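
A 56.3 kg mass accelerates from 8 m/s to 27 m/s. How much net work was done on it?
W = ΔKE = ½m(v₂² − v₁²) = ½(56.3)(27² − 8²) = 18719.75 J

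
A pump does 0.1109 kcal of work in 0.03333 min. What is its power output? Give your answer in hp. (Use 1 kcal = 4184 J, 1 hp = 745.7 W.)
Convert to SI: W = 464.006 J, t = 1.9998 s
P = W/t = 464.006/1.9998 = 232.026 W = 0.3112 hp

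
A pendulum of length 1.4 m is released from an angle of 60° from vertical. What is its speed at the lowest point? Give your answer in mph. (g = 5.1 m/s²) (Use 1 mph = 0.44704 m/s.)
h = L(1 − cosθ) = 1.4(1 − cos60°) = 0.7 m
v = √(2gh) = √(2·5.1·0.7) = 2.67208 m/s = 5.977 mph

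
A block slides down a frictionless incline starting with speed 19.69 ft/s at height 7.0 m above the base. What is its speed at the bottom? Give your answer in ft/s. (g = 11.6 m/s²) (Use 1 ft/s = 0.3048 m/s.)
Convert to SI: v₀ = 6.00151 m/s, h = 7.0 m
½mv₀² + mgh = ½mv² ⇒ v = √(v₀² + 2gh) = √(6.00151² + 2·11.6·7.0) = 14.0861 m/s = 46.21 ft/s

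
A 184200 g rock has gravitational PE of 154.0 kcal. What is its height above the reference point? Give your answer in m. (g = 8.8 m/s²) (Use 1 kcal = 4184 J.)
Convert to SI: m = 184.2 kg, PE = 644336 J
h = PE/(mg) = 644336/(184.2·8.8) = 397.5 m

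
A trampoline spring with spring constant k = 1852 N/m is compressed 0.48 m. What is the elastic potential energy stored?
PE = ½kx² = ½(1852)(0.48)² = 213.4 J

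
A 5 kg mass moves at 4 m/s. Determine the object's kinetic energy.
KE = ½mv² = ½(5)(4)² = 40.0 J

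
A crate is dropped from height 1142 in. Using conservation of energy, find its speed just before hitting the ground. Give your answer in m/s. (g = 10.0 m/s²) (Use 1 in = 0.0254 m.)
Convert to SI: h = 29.0068 m
mgh = ½mv² ⇒ v = √(2gh) = √(2·10.0·29.0068) = 24.09 m/s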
........
## Activity
Your reply should match the data above exactly, line for line.

## Answer section
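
A 56.3 kg mass accelerates from 8 m/s to 27 m/s. How much net work was done on it?
W = ΔKE = ½m(v₂² − v₁²) = ½(56.3)(27² − 8²) = 18719.75 J

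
A pump does 0.1109 kcal of work in 0.03333 min. What is its power output? Give your answer in hp. (Use 1 kcal = 4184 J, 1 hp = 745.7 W.)
Convert to SI: W = 464.006 J, t = 1.9998 s
P = W/t = 464.006/1.9998 = 232.026 W = 0.3112 hp

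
A pendulum of length 1.4 m is released from an angle of 60° from vertical. What is its speed at the lowest point? Give your answer in mph. (g = 5.1 m/s²) (Use 1 mph = 0.44704 m/s.)
h = L(1 − cosθ) = 1.4(1 − cos60°) = 0.7 m
v = √(2gh) = √(2·5.1·0.7) = 2.67208 m/s = 5.977 mph

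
A block slides down a frictionless incline starting with speed 19.69 ft/s at height 7.0 m above the base. What is its speed at the bottom? Give your answer in ft/s. (g = 11.6 m/s²) (Use 1 ft/s = 0.3048 m/s.)
Convert to SI: v₀ = 6.00151 m/s, h = 7.0 m
½mv₀² + mgh = ½mv² ⇒ v = √(v₀² + 2gh) = √(6.00151² + 2·11.6·7.0) = 14.0861 m/s = 46.21 ft/s

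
A 184200 g rock has gravitational PE of 154.0 kcal. What is its height above the reference point? Give your answer in m. (g = 8.8 m/s²) (Use 1 kcal = 4184 J.)
Convert to SI: m = 184.2 kg, PE = 644336 J
h = PE/(mg) = 644336/(184.2·8.8) = 397.5 m

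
A trampoline spring with spring constant k = 1852 N/m is compressed 0.48 m. What is the elastic potential energy stored?
PE = ½kx² = ½(1852)(0.48)² = 213.4 J

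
A 5 kg mass moves at 4 m/s. Determine the object's kinetic energy.
KE = ½mv² = ½(5)(4)² = 40.0 J

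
A crate is dropped from height 1142 in. Using conservation of energy, find its speed just before hitting the ground. Give your answer in m/s. (g = 10.0 m/s²) (Use 1 in = 0.0254 m.)
Convert to SI: h = 29.0068 m
mgh = ½mv² ⇒ v = √(2gh) = √(2·10.0·29.0068) = 24.09 m/s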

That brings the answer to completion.